Work task:
Transcribe all the entries that follow, leaving nothing out.

=== Begin Enclosure ===

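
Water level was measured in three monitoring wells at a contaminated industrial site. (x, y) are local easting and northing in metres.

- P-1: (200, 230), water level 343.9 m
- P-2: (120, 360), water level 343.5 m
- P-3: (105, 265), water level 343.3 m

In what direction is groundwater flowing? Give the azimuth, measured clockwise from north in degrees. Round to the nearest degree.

261°

Taking P-1 as reference: P-2−P-1 = (-80, 130, -0.4); P-3−P-1 = (-95, 35, -0.6).
Determinant of the coordinate differences = (-80)·35 − (-95)·130 = 9550.
∂h/∂x = [(-0.4)·35 − (-0.6)·130] / 9550 = +0.006702
∂h/∂y = [(-80)·(-0.6) − (-95)·(-0.4)] / 9550 = +0.001047
Flow direction (−∇h) has components (-0.006702 E, -0.001047 N).
Azimuth = atan2(E, N) = atan2(-0.006702, -0.001047) = 261.1° ≈ 261°.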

=== End Enclosure ===

Written solution:
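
Water level was measured in three monitoring wells at a contaminated industrial site. (x, y) are local easting and northing in metres.

- P-1: (200, 230), water level 343.9 m
- P-2: (120, 360), water level 343.5 m
- P-3: (105, 265), water level 343.3 m

In what direction is groundwater flowing? Give the azimuth, measured clockwise from north in degrees. Round to the nearest degree.

261°

Taking P-1 as reference: P-2−P-1 = (-80, 130, -0.4); P-3−P-1 = (-95, 35, -0.6).
Determinant of the coordinate differences = (-80)·35 − (-95)·130 = 9550.
∂h/∂x = [(-0.4)·35 − (-0.6)·130] / 9550 = +0.006702
∂h/∂y = [(-80)·(-0.6) − (-95)·(-0.4)] / 9550 = +0.001047
Flow direction (−∇h) has components (-0.006702 E, -0.001047 N).
Azimuth = atan2(E, N) = atan2(-0.006702, -0.001047) = 261.1° ≈ 261°.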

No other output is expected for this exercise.